Dataset entries:
- Opening Delimiter -

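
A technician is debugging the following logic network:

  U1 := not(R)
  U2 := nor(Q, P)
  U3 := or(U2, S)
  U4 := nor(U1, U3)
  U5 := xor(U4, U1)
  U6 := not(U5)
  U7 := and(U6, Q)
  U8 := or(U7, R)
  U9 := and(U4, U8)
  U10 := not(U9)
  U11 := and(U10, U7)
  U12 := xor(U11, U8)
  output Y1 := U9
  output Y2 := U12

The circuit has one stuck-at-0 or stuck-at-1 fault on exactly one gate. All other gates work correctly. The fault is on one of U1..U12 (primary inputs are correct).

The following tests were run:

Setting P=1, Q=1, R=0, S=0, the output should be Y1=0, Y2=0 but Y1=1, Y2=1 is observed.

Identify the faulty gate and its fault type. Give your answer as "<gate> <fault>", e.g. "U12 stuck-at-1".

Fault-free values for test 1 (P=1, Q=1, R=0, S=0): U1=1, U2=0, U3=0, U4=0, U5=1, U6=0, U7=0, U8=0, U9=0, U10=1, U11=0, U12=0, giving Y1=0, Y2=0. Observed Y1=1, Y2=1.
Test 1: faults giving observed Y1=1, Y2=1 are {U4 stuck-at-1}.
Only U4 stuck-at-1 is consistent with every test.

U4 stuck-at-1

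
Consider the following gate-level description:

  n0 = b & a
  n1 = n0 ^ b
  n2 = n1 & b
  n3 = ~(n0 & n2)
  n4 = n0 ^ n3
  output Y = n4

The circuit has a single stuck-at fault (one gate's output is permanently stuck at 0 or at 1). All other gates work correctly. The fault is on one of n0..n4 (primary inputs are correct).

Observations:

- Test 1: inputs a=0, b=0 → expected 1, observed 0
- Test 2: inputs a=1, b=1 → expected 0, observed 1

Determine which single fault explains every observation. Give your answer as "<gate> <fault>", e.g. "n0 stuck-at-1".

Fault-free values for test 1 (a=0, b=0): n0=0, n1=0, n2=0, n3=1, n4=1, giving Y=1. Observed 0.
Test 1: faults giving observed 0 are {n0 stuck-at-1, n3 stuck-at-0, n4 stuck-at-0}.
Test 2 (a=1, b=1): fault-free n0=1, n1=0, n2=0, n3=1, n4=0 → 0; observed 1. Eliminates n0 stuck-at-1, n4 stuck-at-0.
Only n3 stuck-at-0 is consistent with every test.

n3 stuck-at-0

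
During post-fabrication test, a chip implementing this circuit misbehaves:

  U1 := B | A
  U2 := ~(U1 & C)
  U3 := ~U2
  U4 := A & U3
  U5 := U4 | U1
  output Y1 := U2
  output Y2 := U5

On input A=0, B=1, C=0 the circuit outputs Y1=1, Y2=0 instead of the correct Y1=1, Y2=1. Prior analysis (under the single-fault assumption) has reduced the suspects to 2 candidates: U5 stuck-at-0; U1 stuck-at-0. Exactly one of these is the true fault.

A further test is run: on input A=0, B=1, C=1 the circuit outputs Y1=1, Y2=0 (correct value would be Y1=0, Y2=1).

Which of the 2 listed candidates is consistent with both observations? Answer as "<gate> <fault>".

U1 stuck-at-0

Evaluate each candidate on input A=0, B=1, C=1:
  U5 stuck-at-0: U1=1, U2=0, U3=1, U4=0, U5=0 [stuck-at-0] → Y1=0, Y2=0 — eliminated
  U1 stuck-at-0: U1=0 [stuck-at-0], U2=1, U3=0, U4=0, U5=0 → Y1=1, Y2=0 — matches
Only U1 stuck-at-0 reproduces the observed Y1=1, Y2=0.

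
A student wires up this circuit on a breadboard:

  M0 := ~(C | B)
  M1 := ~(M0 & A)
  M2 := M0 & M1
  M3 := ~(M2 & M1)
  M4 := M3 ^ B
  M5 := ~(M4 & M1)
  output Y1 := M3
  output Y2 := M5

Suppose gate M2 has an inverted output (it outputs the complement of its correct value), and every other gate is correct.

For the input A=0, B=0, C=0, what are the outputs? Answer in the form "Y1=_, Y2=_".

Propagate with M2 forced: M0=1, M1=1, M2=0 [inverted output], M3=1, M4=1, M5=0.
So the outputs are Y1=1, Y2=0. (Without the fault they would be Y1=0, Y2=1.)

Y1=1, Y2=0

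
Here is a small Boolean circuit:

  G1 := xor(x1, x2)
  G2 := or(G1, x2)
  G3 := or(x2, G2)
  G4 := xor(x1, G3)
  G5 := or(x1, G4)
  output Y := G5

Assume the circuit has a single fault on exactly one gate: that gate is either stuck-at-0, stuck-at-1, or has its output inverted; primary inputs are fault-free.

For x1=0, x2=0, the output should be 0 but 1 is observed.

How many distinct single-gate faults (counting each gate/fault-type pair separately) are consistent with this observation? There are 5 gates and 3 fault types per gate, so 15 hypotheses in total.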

- Closing Delimiter -

ASSIGNMENT >>
Return a copy of each line in the records above that has "inputs" in it.

YOUR RESPONSE >>
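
The circuit has one stuck-at-0 or stuck-at-1 fault on exactly one gate. All other gates work correctly. The fault is on one of U1..U12 (primary inputs are correct).
The circuit has a single stuck-at fault (one gate's output is permanently stuck at 0 or at 1). All other gates work correctly. The fault is on one of n0..n4 (primary inputs are correct).
- Test 1: inputs a=0, b=0 → expected 1, observed 0
- Test 2: inputs a=1, b=1 → expected 0, observed 1
Assume the circuit has a single fault on exactly one gate: that gate is either stuck-at-0, stuck-at-1, or has its output inverted; primary inputs are fault-free.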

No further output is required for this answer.